(Dataset entries)
↓↓↓

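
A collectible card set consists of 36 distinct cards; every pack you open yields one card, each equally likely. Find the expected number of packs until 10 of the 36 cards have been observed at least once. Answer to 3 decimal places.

11.525

Going from k to k+1 distinct takes a geometric number of packs with mean 36/(36-k).
Sum over k = 0,...,9: E = 36/36 + 36/35 + 36/34 + ... + 36/28 + 36/27 = 11.5250.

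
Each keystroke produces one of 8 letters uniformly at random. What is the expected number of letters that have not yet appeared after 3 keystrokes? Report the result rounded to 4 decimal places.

For each letter, P(unseen after 3) = (7/8)^3 = 0.66992.
By linearity of expectation, E[unseen] = 8·(7/8)^3 = 5.35938.

5.3594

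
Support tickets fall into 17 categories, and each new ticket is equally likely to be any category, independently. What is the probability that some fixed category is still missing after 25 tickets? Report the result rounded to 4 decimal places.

0.2197

Each ticket misses the fixed category with probability (17-1)/17 = 16/17, independently.
P(still missing after 25) = (16/17)^25 = 0.21967.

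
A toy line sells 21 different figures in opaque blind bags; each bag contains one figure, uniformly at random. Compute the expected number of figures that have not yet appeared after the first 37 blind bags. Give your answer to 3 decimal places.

3.453

For each figure, P(unseen after 37) = (20/21)^37 = 0.1644.
By linearity of expectation, E[unseen] = 21·(20/21)^37 = 3.4531.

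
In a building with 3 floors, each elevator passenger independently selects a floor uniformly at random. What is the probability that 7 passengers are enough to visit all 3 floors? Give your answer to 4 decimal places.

0.8258

By inclusion–exclusion over which floors are missing,
P(all seen) = Σ_{j=0}^{3} (-1)^j C(3,j)((3-j)/3)^7
= 1.00000 - 0.17558 + 0.00137 - 0.00000
= 0.82579.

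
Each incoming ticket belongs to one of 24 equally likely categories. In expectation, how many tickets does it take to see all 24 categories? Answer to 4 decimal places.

Split into phases: going from k distinct to k+1 distinct takes on average 24/(24-k) tickets.
E[T] = 24/24 + 24/23 + 24/22 + ... + 24/2 + 24/1 = 24·H_{24}.
H_{24} = 3.77596, so E[T] = 90.62300.

90.6230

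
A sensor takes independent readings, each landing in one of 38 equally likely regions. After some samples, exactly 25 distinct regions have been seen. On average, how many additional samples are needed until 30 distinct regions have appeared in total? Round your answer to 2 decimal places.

17.57

With k distinct regions already seen, the next new one takes an expected 38/(38-k) samples.
Sum over k = 25,...,29: E = 38/13 + 38/12 + 38/11 + 38/10 + 38/9 = 17.567.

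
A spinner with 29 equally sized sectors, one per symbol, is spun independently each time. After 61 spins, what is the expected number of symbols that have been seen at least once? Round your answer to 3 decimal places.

For each symbol, P(seen in 61 spins) = 1 - (28/29)^61 = 0.8824.
By linearity of expectation, E[distinct seen] = 29·(1 - (28/29)^61) = 25.5900.

25.590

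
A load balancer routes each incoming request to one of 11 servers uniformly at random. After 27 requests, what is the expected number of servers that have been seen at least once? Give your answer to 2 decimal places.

10.16

For each server, P(seen in 27 requests) = 1 - (10/11)^27 = 0.924.
By linearity of expectation, E[distinct seen] = 11·(1 - (10/11)^27) = 10.161.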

↑↑↑

Work request: Retype each of the preceding records exactly as printed.

Solution to the problem:
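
A collectible card set consists of 36 distinct cards; every pack you open yields one card, each equally likely. Find the expected number of packs until 10 of the 36 cards have been observed at least once. Answer to 3 decimal places.

11.525

Going from k to k+1 distinct takes a geometric number of packs with mean 36/(36-k).
Sum over k = 0,...,9: E = 36/36 + 36/35 + 36/34 + ... + 36/28 + 36/27 = 11.5250.

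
Each keystroke produces one of 8 letters uniformly at random. What is the expected number of letters that have not yet appeared after 3 keystrokes? Report the result rounded to 4 decimal places.

For each letter, P(unseen after 3) = (7/8)^3 = 0.66992.
By linearity of expectation, E[unseen] = 8·(7/8)^3 = 5.35938.

5.3594

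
Support tickets fall into 17 categories, and each new ticket is equally likely to be any category, independently. What is the probability that some fixed category is still missing after 25 tickets? Report the result rounded to 4 decimal places.

0.2197

Each ticket misses the fixed category with probability (17-1)/17 = 16/17, independently.
P(still missing after 25) = (16/17)^25 = 0.21967.

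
A toy line sells 21 different figures in opaque blind bags; each bag contains one figure, uniformly at random. Compute the expected number of figures that have not yet appeared after the first 37 blind bags. Give your answer to 3 decimal places.

3.453

For each figure, P(unseen after 37) = (20/21)^37 = 0.1644.
By linearity of expectation, E[unseen] = 21·(20/21)^37 = 3.4531.

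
In a building with 3 floors, each elevator passenger independently selects a floor uniformly at random. What is the probability that 7 passengers are enough to visit all 3 floors? Give your answer to 4 decimal places.

0.8258

By inclusion–exclusion over which floors are missing,
P(all seen) = Σ_{j=0}^{3} (-1)^j C(3,j)((3-j)/3)^7
= 1.00000 - 0.17558 + 0.00137 - 0.00000
= 0.82579.

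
Each incoming ticket belongs to one of 24 equally likely categories. In expectation, how many tickets does it take to see all 24 categories? Answer to 4 decimal places.

Split into phases: going from k distinct to k+1 distinct takes on average 24/(24-k) tickets.
E[T] = 24/24 + 24/23 + 24/22 + ... + 24/2 + 24/1 = 24·H_{24}.
H_{24} = 3.77596, so E[T] = 90.62300.

90.6230

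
A sensor takes independent readings, each landing in one of 38 equally likely regions. After some samples, exactly 25 distinct regions have been seen. On average, how many additional samples are needed until 30 distinct regions have appeared in total? Round your answer to 2 decimal places.

17.57

With k distinct regions already seen, the next new one takes an expected 38/(38-k) samples.
Sum over k = 25,...,29: E = 38/13 + 38/12 + 38/11 + 38/10 + 38/9 = 17.567.

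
A spinner with 29 equally sized sectors, one per symbol, is spun independently each time. After 61 spins, what is the expected number of symbols that have been seen at least once? Round your answer to 3 decimal places.

For each symbol, P(seen in 61 spins) = 1 - (28/29)^61 = 0.8824.
By linearity of expectation, E[distinct seen] = 29·(1 - (28/29)^61) = 25.5900.

25.590

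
A load balancer routes each incoming request to one of 11 servers uniformly at random. After 27 requests, what is the expected number of servers that have been seen at least once? Give your answer to 2 decimal places.

10.16

For each server, P(seen in 27 requests) = 1 - (10/11)^27 = 0.924.
By linearity of expectation, E[distinct seen] = 11·(1 - (10/11)^27) = 10.161.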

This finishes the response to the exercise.